WHAT THE EXERCISE ASKS: The output should be all entries, each matching the original exactly.

_ _ _ _

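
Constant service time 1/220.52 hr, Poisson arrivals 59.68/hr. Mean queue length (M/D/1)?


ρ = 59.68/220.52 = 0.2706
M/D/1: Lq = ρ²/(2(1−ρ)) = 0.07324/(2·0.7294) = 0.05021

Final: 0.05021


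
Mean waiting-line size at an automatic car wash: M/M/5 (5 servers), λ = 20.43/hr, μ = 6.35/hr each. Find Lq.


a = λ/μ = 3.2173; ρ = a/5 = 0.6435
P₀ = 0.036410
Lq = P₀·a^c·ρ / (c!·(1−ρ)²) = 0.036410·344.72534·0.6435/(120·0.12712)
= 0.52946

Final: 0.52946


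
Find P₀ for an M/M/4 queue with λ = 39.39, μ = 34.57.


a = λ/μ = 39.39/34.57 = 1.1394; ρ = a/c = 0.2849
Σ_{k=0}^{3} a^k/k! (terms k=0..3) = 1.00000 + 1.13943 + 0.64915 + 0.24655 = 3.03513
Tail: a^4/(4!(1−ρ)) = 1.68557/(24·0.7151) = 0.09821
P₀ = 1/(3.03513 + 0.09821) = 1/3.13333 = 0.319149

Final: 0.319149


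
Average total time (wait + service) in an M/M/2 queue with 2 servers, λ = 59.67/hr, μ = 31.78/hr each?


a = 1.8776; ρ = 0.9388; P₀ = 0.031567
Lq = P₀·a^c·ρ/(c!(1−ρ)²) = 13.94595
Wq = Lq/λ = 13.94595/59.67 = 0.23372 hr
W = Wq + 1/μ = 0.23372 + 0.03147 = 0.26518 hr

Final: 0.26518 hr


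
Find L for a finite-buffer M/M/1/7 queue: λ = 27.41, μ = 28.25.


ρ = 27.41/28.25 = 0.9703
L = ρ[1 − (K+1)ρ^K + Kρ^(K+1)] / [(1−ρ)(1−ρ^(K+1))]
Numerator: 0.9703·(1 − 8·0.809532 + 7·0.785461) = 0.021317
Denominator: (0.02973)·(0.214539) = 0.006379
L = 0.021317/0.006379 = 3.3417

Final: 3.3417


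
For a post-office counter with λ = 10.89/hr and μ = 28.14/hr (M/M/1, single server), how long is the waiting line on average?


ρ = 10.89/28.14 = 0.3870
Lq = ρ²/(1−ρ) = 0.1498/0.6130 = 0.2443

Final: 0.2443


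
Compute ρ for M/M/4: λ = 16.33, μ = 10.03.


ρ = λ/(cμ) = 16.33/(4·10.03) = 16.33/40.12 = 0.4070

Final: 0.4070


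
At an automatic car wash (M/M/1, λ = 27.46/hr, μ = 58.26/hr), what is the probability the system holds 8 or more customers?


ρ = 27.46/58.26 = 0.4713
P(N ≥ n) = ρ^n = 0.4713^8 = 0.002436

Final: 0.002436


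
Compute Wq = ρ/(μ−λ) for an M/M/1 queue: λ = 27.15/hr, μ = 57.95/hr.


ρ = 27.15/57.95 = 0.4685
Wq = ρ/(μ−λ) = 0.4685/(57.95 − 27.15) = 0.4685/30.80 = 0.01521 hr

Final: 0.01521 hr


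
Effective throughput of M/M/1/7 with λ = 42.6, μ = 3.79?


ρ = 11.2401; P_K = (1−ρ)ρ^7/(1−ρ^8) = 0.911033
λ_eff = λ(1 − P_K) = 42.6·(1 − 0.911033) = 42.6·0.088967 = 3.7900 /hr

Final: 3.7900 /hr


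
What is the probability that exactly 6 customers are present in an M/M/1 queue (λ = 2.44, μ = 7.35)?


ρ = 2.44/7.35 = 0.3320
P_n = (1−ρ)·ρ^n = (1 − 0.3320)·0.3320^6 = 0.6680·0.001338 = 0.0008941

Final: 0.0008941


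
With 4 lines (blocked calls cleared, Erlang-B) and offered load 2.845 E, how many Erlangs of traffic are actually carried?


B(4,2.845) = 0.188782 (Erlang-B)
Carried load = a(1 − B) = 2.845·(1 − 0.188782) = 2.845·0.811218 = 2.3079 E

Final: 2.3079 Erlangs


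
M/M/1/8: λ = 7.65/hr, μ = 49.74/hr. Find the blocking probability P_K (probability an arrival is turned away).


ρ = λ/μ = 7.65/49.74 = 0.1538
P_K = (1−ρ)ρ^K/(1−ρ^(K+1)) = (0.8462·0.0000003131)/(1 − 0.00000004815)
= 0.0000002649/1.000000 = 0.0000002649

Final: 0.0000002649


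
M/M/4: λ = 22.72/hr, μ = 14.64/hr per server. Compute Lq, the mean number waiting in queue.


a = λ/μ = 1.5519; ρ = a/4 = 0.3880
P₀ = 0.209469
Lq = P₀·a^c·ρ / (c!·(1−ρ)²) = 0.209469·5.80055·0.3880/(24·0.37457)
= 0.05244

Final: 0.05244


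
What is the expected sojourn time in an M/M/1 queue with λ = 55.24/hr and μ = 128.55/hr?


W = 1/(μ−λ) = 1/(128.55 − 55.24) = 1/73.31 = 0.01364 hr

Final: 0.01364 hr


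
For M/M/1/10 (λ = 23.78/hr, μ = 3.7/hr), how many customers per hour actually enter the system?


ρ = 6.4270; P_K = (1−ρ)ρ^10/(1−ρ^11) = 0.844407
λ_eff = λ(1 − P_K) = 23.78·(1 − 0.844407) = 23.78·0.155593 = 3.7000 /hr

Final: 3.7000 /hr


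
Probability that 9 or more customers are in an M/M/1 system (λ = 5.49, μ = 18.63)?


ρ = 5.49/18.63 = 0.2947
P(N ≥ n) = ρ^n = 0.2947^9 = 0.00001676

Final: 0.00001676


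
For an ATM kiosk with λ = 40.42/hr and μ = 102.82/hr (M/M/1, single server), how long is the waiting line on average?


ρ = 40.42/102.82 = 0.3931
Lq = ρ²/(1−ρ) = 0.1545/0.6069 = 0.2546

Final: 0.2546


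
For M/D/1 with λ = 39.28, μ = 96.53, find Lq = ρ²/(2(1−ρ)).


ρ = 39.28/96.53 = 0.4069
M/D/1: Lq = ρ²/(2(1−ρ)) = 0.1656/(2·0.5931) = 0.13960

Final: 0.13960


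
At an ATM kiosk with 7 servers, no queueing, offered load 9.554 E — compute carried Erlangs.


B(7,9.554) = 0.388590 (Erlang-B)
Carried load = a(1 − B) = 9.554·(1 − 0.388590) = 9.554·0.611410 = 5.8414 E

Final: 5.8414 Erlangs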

_ _ _ _

COMPLETED TASK:
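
Constant service time 1/220.52 hr, Poisson arrivals 59.68/hr. Mean queue length (M/D/1)?


ρ = 59.68/220.52 = 0.2706
M/D/1: Lq = ρ²/(2(1−ρ)) = 0.07324/(2·0.7294) = 0.05021

Final: 0.05021


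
Mean waiting-line size at an automatic car wash: M/M/5 (5 servers), λ = 20.43/hr, μ = 6.35/hr each. Find Lq.


a = λ/μ = 3.2173; ρ = a/5 = 0.6435
P₀ = 0.036410
Lq = P₀·a^c·ρ / (c!·(1−ρ)²) = 0.036410·344.72534·0.6435/(120·0.12712)
= 0.52946

Final: 0.52946


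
Find P₀ for an M/M/4 queue with λ = 39.39, μ = 34.57.


a = λ/μ = 39.39/34.57 = 1.1394; ρ = a/c = 0.2849
Σ_{k=0}^{3} a^k/k! (terms k=0..3) = 1.00000 + 1.13943 + 0.64915 + 0.24655 = 3.03513
Tail: a^4/(4!(1−ρ)) = 1.68557/(24·0.7151) = 0.09821
P₀ = 1/(3.03513 + 0.09821) = 1/3.13333 = 0.319149

Final: 0.319149


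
Average total time (wait + service) in an M/M/2 queue with 2 servers, λ = 59.67/hr, μ = 31.78/hr each?


a = 1.8776; ρ = 0.9388; P₀ = 0.031567
Lq = P₀·a^c·ρ/(c!(1−ρ)²) = 13.94595
Wq = Lq/λ = 13.94595/59.67 = 0.23372 hr
W = Wq + 1/μ = 0.23372 + 0.03147 = 0.26518 hr

Final: 0.26518 hr


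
Find L for a finite-buffer M/M/1/7 queue: λ = 27.41, μ = 28.25.


ρ = 27.41/28.25 = 0.9703
L = ρ[1 − (K+1)ρ^K + Kρ^(K+1)] / [(1−ρ)(1−ρ^(K+1))]
Numerator: 0.9703·(1 − 8·0.809532 + 7·0.785461) = 0.021317
Denominator: (0.02973)·(0.214539) = 0.006379
L = 0.021317/0.006379 = 3.3417

Final: 3.3417


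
For a post-office counter with λ = 10.89/hr and μ = 28.14/hr (M/M/1, single server), how long is the waiting line on average?


ρ = 10.89/28.14 = 0.3870
Lq = ρ²/(1−ρ) = 0.1498/0.6130 = 0.2443

Final: 0.2443


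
Compute ρ for M/M/4: λ = 16.33, μ = 10.03.


ρ = λ/(cμ) = 16.33/(4·10.03) = 16.33/40.12 = 0.4070

Final: 0.4070


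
At an automatic car wash (M/M/1, λ = 27.46/hr, μ = 58.26/hr), what is the probability the system holds 8 or more customers?


ρ = 27.46/58.26 = 0.4713
P(N ≥ n) = ρ^n = 0.4713^8 = 0.002436

Final: 0.002436


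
Compute Wq = ρ/(μ−λ) for an M/M/1 queue: λ = 27.15/hr, μ = 57.95/hr.


ρ = 27.15/57.95 = 0.4685
Wq = ρ/(μ−λ) = 0.4685/(57.95 − 27.15) = 0.4685/30.80 = 0.01521 hr

Final: 0.01521 hr


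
Effective throughput of M/M/1/7 with λ = 42.6, μ = 3.79?


ρ = 11.2401; P_K = (1−ρ)ρ^7/(1−ρ^8) = 0.911033
λ_eff = λ(1 − P_K) = 42.6·(1 − 0.911033) = 42.6·0.088967 = 3.7900 /hr

Final: 3.7900 /hr


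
What is the probability that exactly 6 customers are present in an M/M/1 queue (λ = 2.44, μ = 7.35)?


ρ = 2.44/7.35 = 0.3320
P_n = (1−ρ)·ρ^n = (1 − 0.3320)·0.3320^6 = 0.6680·0.001338 = 0.0008941

Final: 0.0008941


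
With 4 lines (blocked calls cleared, Erlang-B) and offered load 2.845 E, how many Erlangs of traffic are actually carried?


B(4,2.845) = 0.188782 (Erlang-B)
Carried load = a(1 − B) = 2.845·(1 − 0.188782) = 2.845·0.811218 = 2.3079 E

Final: 2.3079 Erlangs


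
M/M/1/8: λ = 7.65/hr, μ = 49.74/hr. Find the blocking probability P_K (probability an arrival is turned away).


ρ = λ/μ = 7.65/49.74 = 0.1538
P_K = (1−ρ)ρ^K/(1−ρ^(K+1)) = (0.8462·0.0000003131)/(1 − 0.00000004815)
= 0.0000002649/1.000000 = 0.0000002649

Final: 0.0000002649


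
M/M/4: λ = 22.72/hr, μ = 14.64/hr per server. Compute Lq, the mean number waiting in queue.


a = λ/μ = 1.5519; ρ = a/4 = 0.3880
P₀ = 0.209469
Lq = P₀·a^c·ρ / (c!·(1−ρ)²) = 0.209469·5.80055·0.3880/(24·0.37457)
= 0.05244

Final: 0.05244


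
What is the expected sojourn time in an M/M/1 queue with λ = 55.24/hr and μ = 128.55/hr?


W = 1/(μ−λ) = 1/(128.55 − 55.24) = 1/73.31 = 0.01364 hr

Final: 0.01364 hr


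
For M/M/1/10 (λ = 23.78/hr, μ = 3.7/hr), how many customers per hour actually enter the system?


ρ = 6.4270; P_K = (1−ρ)ρ^10/(1−ρ^11) = 0.844407
λ_eff = λ(1 − P_K) = 23.78·(1 − 0.844407) = 23.78·0.155593 = 3.7000 /hr

Final: 3.7000 /hr


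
Probability that 9 or more customers are in an M/M/1 system (λ = 5.49, μ = 18.63)?


ρ = 5.49/18.63 = 0.2947
P(N ≥ n) = ρ^n = 0.2947^9 = 0.00001676

Final: 0.00001676


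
For an ATM kiosk with λ = 40.42/hr and μ = 102.82/hr (M/M/1, single server), how long is the waiting line on average?


ρ = 40.42/102.82 = 0.3931
Lq = ρ²/(1−ρ) = 0.1545/0.6069 = 0.2546

Final: 0.2546


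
For M/D/1 with λ = 39.28, μ = 96.53, find Lq = ρ²/(2(1−ρ)).


ρ = 39.28/96.53 = 0.4069
M/D/1: Lq = ρ²/(2(1−ρ)) = 0.1656/(2·0.5931) = 0.13960

Final: 0.13960


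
At an ATM kiosk with 7 servers, no queueing, offered load 9.554 E — compute carried Erlangs.


B(7,9.554) = 0.388590 (Erlang-B)
Carried load = a(1 − B) = 9.554·(1 − 0.388590) = 9.554·0.611410 = 5.8414 E

Final: 5.8414 Erlangs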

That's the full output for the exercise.